DIRECTIONS:
Search the material below for the word "sort" and copy every line in which it occurs.

SUPPLIED ENTRIES:

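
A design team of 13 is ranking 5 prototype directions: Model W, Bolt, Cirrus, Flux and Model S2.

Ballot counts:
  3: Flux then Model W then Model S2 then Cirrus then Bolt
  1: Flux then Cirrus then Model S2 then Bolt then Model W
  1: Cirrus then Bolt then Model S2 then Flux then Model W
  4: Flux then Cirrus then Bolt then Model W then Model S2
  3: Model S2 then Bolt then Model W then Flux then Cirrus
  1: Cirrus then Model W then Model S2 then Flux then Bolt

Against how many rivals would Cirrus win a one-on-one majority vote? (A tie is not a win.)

3

Cirrus against each rival (13 engineers):
Cirrus vs Model W: 1+1+4+1 = 7 for Cirrus, 6 for Model W — Cirrus by 7–6.
Cirrus vs Bolt: 10 to 3, Cirrus.
Cirrus vs Flux: Flux, 11–2.
Cirrus vs Model S2: Cirrus, 7–6.
Cirrus beats Model W, Bolt, Model S2; loses to Flux — 3 pairwise wins.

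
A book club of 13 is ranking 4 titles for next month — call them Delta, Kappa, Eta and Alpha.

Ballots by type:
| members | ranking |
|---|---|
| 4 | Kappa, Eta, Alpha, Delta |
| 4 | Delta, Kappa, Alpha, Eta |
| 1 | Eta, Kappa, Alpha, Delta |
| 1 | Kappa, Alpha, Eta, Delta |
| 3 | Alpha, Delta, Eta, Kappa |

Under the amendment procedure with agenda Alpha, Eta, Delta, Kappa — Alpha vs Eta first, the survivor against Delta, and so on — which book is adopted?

Round 1: Alpha vs Eta — 8–5, Alpha advances.
Round 2: Alpha vs Delta — 9–4, Alpha advances.
Round 3: Alpha vs Kappa — 3–10, Kappa advances.
Kappa survives the agenda.

Kappa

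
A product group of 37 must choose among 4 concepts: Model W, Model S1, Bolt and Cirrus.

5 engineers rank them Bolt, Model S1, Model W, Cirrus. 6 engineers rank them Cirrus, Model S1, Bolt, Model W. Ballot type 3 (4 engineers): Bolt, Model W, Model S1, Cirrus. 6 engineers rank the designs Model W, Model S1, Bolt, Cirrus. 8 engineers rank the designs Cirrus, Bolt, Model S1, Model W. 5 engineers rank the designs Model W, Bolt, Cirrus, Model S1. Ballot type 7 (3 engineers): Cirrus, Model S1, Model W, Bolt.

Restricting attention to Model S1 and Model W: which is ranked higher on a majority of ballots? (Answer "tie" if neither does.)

Model S1

Ballots ranking Model S1 above Model W: 5 + 6 + 8 + 3 = 22.
Ballots ranking Model W above Model S1: 37 − 22 = 15.
Model S1 wins the head-to-head 22–15.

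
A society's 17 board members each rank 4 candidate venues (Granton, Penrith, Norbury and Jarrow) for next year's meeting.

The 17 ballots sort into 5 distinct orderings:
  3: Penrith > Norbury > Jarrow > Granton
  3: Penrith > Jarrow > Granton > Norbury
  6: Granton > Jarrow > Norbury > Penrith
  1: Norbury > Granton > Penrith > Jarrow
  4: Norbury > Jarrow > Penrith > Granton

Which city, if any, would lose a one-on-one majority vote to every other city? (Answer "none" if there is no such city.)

Pairwise majorities:
Granton vs Penrith: 7 to 10, Penrith.
Granton vs Norbury: Granton is ranked higher on 3+6 = 9 ballots, Norbury on 8. Granton wins 9–8.
Granton vs Jarrow: 6+1 = 7 for Granton, 10 for Jarrow — Jarrow by 10–7.
Penrith vs Norbury: Norbury wins 11–6.
Penrith vs Jarrow: Jarrow, 10–7.
Norbury vs Jarrow: Jarrow wins 9–8.
Each city has at least one pairwise win (Granton beats Norbury; Penrith beats Granton; Norbury beats Penrith; Jarrow beats Granton) — no Condorcet loser.

none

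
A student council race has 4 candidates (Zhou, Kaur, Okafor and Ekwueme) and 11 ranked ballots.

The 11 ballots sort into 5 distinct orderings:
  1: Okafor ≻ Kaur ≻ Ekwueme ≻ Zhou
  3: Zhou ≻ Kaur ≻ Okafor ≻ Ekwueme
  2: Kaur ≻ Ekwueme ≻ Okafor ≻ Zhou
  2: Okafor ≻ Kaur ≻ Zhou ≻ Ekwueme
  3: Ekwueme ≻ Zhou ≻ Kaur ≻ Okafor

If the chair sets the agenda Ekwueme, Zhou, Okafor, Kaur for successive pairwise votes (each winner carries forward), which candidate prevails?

Kaur

Round 1: Ekwueme vs Zhou — 6–5, Ekwueme advances.
Round 2: Ekwueme vs Okafor — 5–6, Okafor advances.
Round 3: Okafor vs Kaur — 3–8, Kaur advances.
Kaur survives the agenda.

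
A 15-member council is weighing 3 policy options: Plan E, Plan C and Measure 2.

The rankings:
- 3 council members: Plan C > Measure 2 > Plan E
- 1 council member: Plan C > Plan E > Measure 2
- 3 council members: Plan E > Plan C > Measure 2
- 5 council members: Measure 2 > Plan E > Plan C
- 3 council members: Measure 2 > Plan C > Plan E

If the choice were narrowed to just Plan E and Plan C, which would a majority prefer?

Plan E

Ballots ranking Plan E above Plan C: 3 + 5 = 8.
Ballots ranking Plan C above Plan E: 15 − 8 = 7.
Plan E wins the head-to-head 8–7.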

ANSWER FOR THE TASK:
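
The 17 ballots sort into 5 distinct orderings:
The 11 ballots sort into 5 distinct orderings: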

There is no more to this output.